■ What to do ■
Could you print every record below exactly as it appears?

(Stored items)
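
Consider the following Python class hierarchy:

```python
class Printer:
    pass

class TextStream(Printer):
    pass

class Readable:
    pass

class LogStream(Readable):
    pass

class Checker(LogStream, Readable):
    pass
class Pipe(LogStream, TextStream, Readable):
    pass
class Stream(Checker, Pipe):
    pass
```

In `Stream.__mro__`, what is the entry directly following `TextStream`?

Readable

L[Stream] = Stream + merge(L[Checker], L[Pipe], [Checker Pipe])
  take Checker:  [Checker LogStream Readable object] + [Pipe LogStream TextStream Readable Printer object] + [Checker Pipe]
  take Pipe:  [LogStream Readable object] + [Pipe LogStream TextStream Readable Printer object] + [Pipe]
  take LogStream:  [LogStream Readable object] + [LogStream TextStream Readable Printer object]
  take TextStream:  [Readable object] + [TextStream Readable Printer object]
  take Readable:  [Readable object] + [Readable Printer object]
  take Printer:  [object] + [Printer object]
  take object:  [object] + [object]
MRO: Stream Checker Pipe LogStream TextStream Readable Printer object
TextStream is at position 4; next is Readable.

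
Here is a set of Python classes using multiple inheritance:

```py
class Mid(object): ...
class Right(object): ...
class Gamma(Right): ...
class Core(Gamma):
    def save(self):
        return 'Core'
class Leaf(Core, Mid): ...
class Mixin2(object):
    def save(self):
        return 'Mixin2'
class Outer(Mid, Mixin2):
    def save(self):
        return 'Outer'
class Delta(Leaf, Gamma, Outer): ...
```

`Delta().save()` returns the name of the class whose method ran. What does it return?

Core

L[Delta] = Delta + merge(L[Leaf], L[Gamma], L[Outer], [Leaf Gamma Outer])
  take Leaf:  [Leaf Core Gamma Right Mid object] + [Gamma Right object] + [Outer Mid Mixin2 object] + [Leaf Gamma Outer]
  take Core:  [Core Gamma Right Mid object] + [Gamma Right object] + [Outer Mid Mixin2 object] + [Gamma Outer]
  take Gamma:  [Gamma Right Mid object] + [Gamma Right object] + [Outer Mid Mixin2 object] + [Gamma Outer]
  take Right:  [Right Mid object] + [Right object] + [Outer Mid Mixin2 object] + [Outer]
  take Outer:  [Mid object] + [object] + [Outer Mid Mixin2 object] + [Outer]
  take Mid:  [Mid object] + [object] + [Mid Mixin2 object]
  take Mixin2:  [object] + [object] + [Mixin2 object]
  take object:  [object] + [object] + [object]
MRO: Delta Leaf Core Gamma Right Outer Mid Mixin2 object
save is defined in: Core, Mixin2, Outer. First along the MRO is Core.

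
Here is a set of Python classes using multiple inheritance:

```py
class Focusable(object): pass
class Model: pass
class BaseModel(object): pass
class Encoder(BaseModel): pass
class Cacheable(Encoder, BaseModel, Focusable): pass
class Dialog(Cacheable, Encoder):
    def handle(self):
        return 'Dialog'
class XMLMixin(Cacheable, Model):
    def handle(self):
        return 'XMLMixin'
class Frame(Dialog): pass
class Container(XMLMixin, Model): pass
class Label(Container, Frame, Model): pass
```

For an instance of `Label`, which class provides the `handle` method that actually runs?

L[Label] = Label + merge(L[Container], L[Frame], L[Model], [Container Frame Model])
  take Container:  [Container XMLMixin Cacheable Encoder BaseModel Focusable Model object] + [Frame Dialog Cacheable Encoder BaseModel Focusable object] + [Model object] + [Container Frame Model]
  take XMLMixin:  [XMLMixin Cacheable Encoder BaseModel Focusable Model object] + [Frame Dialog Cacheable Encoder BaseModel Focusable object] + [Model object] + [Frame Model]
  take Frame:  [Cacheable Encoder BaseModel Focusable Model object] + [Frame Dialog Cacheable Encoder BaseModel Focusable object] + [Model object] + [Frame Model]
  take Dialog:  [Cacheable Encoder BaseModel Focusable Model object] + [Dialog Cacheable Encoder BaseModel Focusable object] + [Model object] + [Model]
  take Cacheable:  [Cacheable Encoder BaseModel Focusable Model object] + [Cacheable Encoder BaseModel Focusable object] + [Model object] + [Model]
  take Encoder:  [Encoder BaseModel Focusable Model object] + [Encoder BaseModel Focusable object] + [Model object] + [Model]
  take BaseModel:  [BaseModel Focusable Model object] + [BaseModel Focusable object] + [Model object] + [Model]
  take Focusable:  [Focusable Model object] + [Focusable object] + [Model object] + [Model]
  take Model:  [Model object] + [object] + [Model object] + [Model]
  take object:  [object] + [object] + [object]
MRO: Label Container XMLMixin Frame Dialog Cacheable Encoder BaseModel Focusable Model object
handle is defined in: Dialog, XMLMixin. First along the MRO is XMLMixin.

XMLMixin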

■ Written response ■
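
Consider the following Python class hierarchy:

```python
class Printer:
    pass

class TextStream(Printer):
    pass

class Readable:
    pass

class LogStream(Readable):
    pass

class Checker(LogStream, Readable):
    pass
class Pipe(LogStream, TextStream, Readable):
    pass
class Stream(Checker, Pipe):
    pass
```

In `Stream.__mro__`, what is the entry directly following `TextStream`?

Readable

L[Stream] = Stream + merge(L[Checker], L[Pipe], [Checker Pipe])
  take Checker:  [Checker LogStream Readable object] + [Pipe LogStream TextStream Readable Printer object] + [Checker Pipe]
  take Pipe:  [LogStream Readable object] + [Pipe LogStream TextStream Readable Printer object] + [Pipe]
  take LogStream:  [LogStream Readable object] + [LogStream TextStream Readable Printer object]
  take TextStream:  [Readable object] + [TextStream Readable Printer object]
  take Readable:  [Readable object] + [Readable Printer object]
  take Printer:  [object] + [Printer object]
  take object:  [object] + [object]
MRO: Stream Checker Pipe LogStream TextStream Readable Printer object
TextStream is at position 4; next is Readable.

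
Here is a set of Python classes using multiple inheritance:

```py
class Mid(object): ...
class Right(object): ...
class Gamma(Right): ...
class Core(Gamma):
    def save(self):
        return 'Core'
class Leaf(Core, Mid): ...
class Mixin2(object):
    def save(self):
        return 'Mixin2'
class Outer(Mid, Mixin2):
    def save(self):
        return 'Outer'
class Delta(Leaf, Gamma, Outer): ...
```

`Delta().save()` returns the name of the class whose method ran. What does it return?

Core

L[Delta] = Delta + merge(L[Leaf], L[Gamma], L[Outer], [Leaf Gamma Outer])
  take Leaf:  [Leaf Core Gamma Right Mid object] + [Gamma Right object] + [Outer Mid Mixin2 object] + [Leaf Gamma Outer]
  take Core:  [Core Gamma Right Mid object] + [Gamma Right object] + [Outer Mid Mixin2 object] + [Gamma Outer]
  take Gamma:  [Gamma Right Mid object] + [Gamma Right object] + [Outer Mid Mixin2 object] + [Gamma Outer]
  take Right:  [Right Mid object] + [Right object] + [Outer Mid Mixin2 object] + [Outer]
  take Outer:  [Mid object] + [object] + [Outer Mid Mixin2 object] + [Outer]
  take Mid:  [Mid object] + [object] + [Mid Mixin2 object]
  take Mixin2:  [object] + [object] + [Mixin2 object]
  take object:  [object] + [object] + [object]
MRO: Delta Leaf Core Gamma Right Outer Mid Mixin2 object
save is defined in: Core, Mixin2, Outer. First along the MRO is Core.

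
Here is a set of Python classes using multiple inheritance:

```py
class Focusable(object): pass
class Model: pass
class BaseModel(object): pass
class Encoder(BaseModel): pass
class Cacheable(Encoder, BaseModel, Focusable): pass
class Dialog(Cacheable, Encoder):
    def handle(self):
        return 'Dialog'
class XMLMixin(Cacheable, Model):
    def handle(self):
        return 'XMLMixin'
class Frame(Dialog): pass
class Container(XMLMixin, Model): pass
class Label(Container, Frame, Model): pass
```

For an instance of `Label`, which class provides the `handle` method that actually runs?

L[Label] = Label + merge(L[Container], L[Frame], L[Model], [Container Frame Model])
  take Container:  [Container XMLMixin Cacheable Encoder BaseModel Focusable Model object] + [Frame Dialog Cacheable Encoder BaseModel Focusable object] + [Model object] + [Container Frame Model]
  take XMLMixin:  [XMLMixin Cacheable Encoder BaseModel Focusable Model object] + [Frame Dialog Cacheable Encoder BaseModel Focusable object] + [Model object] + [Frame Model]
  take Frame:  [Cacheable Encoder BaseModel Focusable Model object] + [Frame Dialog Cacheable Encoder BaseModel Focusable object] + [Model object] + [Frame Model]
  take Dialog:  [Cacheable Encoder BaseModel Focusable Model object] + [Dialog Cacheable Encoder BaseModel Focusable object] + [Model object] + [Model]
  take Cacheable:  [Cacheable Encoder BaseModel Focusable Model object] + [Cacheable Encoder BaseModel Focusable object] + [Model object] + [Model]
  take Encoder:  [Encoder BaseModel Focusable Model object] + [Encoder BaseModel Focusable object] + [Model object] + [Model]
  take BaseModel:  [BaseModel Focusable Model object] + [BaseModel Focusable object] + [Model object] + [Model]
  take Focusable:  [Focusable Model object] + [Focusable object] + [Model object] + [Model]
  take Model:  [Model object] + [object] + [Model object] + [Model]
  take object:  [object] + [object] + [object]
MRO: Label Container XMLMixin Frame Dialog Cacheable Encoder BaseModel Focusable Model object
handle is defined in: Dialog, XMLMixin. First along the MRO is XMLMixin.

XMLMixin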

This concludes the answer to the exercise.